→ WHAT YOU NEED TO DO: Find each line below that includes "thermostat", then copy it.

::: STUDY MATERIAL

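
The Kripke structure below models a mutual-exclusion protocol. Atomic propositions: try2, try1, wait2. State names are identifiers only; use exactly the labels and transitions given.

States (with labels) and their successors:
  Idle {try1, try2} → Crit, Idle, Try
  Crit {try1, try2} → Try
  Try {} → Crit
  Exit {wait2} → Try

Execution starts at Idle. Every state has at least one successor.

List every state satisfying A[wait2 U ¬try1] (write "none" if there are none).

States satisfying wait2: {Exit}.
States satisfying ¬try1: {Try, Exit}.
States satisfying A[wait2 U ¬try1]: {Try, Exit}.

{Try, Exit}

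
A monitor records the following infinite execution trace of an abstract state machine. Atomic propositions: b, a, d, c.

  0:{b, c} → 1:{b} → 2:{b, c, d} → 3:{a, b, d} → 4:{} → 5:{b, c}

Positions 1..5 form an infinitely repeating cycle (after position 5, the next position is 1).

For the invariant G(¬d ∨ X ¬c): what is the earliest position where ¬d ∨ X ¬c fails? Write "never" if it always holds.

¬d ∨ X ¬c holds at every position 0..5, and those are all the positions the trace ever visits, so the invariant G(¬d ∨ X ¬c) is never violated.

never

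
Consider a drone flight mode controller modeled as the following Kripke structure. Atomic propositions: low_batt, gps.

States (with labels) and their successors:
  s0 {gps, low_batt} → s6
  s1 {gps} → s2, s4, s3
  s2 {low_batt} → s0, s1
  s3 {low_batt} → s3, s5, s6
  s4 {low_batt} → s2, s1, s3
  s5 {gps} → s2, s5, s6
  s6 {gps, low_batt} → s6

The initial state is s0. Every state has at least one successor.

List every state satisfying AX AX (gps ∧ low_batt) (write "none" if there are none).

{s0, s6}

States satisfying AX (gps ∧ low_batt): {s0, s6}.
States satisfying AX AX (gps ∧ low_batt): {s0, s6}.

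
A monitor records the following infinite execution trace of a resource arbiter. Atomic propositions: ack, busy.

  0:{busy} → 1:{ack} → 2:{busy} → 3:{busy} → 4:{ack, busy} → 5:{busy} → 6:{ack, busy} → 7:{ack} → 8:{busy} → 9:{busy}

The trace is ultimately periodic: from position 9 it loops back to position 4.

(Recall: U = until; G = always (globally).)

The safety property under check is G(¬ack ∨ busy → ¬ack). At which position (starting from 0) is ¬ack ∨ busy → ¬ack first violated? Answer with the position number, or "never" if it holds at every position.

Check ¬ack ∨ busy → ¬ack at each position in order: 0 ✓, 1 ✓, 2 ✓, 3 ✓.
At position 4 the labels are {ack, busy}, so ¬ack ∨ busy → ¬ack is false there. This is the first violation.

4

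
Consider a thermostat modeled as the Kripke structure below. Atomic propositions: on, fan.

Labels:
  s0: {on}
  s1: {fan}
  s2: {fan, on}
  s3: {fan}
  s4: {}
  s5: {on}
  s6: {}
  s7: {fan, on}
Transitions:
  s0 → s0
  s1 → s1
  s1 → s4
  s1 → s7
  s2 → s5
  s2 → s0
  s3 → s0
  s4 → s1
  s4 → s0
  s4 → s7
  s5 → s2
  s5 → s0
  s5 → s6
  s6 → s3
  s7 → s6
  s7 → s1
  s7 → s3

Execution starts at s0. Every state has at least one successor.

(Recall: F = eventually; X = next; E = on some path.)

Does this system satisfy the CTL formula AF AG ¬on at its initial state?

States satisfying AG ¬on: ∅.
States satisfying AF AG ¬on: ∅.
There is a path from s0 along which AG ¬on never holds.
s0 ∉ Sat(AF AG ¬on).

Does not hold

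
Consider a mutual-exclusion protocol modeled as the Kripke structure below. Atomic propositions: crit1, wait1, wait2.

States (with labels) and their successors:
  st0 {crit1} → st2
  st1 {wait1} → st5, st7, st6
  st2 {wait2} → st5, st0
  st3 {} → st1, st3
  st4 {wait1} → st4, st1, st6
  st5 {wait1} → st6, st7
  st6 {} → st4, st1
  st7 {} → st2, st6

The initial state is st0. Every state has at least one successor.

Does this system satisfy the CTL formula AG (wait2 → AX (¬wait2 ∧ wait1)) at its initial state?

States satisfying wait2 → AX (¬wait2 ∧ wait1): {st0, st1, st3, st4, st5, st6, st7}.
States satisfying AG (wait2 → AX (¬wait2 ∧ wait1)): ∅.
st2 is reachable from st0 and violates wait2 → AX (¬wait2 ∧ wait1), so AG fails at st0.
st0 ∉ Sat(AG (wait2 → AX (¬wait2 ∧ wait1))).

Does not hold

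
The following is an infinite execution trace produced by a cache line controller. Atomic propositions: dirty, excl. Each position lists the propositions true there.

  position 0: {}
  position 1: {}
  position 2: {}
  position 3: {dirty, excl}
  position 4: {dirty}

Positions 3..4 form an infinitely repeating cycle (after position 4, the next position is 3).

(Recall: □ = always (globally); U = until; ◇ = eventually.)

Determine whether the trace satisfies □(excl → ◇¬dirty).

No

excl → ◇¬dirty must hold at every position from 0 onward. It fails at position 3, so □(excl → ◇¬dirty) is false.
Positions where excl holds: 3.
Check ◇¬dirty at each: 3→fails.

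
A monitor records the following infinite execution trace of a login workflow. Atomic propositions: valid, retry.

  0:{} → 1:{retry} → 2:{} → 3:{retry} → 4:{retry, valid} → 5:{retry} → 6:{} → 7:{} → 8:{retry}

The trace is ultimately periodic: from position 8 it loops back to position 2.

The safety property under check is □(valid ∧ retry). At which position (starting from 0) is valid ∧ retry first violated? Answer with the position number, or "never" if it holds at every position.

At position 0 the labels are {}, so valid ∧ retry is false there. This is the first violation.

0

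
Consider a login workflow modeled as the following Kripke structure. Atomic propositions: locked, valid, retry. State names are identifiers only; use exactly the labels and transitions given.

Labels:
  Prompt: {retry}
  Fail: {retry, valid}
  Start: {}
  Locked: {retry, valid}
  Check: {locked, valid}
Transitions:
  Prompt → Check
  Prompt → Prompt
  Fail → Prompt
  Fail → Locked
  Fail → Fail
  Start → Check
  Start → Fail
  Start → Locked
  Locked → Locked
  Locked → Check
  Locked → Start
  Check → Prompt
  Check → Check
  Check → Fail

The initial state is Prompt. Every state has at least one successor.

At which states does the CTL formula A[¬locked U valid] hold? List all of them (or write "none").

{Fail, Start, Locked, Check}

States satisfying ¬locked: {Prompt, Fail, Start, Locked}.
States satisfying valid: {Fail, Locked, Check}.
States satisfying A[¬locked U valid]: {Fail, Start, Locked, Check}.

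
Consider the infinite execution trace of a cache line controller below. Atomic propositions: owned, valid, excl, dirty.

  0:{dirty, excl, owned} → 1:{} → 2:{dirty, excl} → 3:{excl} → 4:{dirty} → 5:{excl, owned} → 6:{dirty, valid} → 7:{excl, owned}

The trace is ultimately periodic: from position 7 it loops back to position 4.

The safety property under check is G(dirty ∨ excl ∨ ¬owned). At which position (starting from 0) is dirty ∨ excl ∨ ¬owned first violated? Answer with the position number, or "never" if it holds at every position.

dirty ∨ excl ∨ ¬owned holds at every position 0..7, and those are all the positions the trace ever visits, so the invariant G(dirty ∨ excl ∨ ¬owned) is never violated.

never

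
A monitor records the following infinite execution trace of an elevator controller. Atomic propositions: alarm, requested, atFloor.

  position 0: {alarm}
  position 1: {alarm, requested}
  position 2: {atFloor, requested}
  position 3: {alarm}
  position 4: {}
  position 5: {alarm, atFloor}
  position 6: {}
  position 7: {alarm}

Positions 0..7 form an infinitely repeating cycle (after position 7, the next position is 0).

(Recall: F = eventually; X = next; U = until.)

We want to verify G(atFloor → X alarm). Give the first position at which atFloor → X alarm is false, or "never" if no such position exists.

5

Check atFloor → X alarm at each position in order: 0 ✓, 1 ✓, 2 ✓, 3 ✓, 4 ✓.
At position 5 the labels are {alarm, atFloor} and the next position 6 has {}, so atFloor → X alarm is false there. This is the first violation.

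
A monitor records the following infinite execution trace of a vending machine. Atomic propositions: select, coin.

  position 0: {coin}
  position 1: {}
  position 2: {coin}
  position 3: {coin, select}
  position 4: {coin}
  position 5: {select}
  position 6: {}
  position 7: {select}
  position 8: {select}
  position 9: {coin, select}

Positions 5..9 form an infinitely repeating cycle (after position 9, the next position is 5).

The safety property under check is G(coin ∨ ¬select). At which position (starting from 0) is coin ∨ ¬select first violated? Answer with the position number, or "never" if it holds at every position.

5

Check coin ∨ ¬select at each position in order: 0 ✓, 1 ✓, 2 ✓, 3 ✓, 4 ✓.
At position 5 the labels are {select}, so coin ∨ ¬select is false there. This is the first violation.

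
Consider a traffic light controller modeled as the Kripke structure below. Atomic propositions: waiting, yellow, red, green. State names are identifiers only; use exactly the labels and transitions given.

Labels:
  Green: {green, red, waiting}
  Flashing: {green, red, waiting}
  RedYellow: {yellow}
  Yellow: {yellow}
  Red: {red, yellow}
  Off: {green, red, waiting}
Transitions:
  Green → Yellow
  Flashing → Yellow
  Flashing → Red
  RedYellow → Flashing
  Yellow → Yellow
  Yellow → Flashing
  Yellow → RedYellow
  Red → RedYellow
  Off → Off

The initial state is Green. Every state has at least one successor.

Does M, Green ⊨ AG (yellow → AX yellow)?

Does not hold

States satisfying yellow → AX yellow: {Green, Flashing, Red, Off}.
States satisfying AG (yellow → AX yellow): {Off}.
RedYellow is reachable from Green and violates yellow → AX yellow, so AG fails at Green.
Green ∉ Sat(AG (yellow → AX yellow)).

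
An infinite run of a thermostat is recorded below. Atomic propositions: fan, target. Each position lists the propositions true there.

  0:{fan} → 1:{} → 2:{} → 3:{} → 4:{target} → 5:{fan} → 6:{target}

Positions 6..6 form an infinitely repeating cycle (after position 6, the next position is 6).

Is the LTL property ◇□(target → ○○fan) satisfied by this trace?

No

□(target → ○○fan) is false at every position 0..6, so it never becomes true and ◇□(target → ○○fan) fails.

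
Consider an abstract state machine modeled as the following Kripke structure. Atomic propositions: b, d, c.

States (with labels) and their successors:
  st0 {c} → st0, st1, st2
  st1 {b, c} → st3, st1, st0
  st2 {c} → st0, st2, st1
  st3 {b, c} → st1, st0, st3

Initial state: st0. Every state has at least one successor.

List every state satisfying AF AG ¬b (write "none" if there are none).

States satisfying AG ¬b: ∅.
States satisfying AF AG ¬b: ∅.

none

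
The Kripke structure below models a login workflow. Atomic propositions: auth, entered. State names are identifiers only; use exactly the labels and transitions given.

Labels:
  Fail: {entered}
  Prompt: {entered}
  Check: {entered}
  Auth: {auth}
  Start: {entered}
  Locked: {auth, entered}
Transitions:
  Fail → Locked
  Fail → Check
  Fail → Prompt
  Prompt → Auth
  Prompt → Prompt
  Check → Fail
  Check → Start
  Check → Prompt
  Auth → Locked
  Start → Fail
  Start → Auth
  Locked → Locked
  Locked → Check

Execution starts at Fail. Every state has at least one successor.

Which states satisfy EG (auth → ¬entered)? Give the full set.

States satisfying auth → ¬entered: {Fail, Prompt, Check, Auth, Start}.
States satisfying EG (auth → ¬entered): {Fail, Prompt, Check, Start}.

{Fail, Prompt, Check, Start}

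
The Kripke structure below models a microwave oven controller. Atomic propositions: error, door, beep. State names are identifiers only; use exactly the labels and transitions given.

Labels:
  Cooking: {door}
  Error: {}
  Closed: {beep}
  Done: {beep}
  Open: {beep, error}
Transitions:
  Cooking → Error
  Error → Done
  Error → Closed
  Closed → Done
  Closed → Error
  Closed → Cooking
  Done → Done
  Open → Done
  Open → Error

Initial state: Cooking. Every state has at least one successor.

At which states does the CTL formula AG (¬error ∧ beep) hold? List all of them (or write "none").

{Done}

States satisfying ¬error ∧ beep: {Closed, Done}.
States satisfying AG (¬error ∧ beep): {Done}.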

::::::
::: STUDY MATERIAL

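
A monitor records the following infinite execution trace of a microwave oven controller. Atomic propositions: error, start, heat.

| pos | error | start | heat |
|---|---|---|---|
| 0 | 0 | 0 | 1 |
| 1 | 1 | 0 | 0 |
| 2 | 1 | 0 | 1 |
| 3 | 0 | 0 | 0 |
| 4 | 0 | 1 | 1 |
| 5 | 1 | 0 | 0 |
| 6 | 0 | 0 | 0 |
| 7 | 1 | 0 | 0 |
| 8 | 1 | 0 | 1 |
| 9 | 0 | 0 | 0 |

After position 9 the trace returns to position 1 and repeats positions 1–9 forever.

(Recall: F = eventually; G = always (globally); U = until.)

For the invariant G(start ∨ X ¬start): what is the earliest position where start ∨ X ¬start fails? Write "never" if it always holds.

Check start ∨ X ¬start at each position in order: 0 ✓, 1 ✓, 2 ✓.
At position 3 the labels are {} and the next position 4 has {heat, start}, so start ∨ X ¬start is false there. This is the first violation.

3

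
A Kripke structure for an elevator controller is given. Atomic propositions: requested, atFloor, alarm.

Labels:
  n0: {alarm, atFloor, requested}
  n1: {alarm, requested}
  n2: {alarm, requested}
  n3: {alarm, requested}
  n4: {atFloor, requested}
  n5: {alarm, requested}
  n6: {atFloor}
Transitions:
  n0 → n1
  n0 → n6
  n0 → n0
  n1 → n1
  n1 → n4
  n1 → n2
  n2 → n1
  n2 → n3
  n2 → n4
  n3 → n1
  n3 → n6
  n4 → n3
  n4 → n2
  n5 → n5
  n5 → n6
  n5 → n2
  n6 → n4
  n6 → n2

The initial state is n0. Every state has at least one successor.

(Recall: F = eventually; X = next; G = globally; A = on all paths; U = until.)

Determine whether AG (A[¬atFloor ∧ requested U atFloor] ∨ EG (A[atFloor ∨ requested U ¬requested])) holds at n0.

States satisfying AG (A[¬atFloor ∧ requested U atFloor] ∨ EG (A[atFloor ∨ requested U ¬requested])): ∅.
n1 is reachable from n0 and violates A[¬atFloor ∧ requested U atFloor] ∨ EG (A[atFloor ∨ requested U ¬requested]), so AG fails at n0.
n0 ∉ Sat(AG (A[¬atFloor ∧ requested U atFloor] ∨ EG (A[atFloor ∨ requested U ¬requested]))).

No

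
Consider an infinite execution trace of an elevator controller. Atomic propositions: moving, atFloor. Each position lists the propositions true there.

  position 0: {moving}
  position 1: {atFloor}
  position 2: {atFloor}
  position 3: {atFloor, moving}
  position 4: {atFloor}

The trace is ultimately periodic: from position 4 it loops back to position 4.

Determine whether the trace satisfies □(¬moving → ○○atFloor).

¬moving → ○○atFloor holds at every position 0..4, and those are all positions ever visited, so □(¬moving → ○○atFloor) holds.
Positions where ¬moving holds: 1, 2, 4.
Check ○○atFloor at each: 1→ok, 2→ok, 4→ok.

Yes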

::::::

→ YOUR RESPONSE:
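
Consider a thermostat modeled as the Kripke structure below. Atomic propositions: on, fan.
An infinite run of a thermostat is recorded below. Atomic propositions: fan, target. Each position lists the propositions true there.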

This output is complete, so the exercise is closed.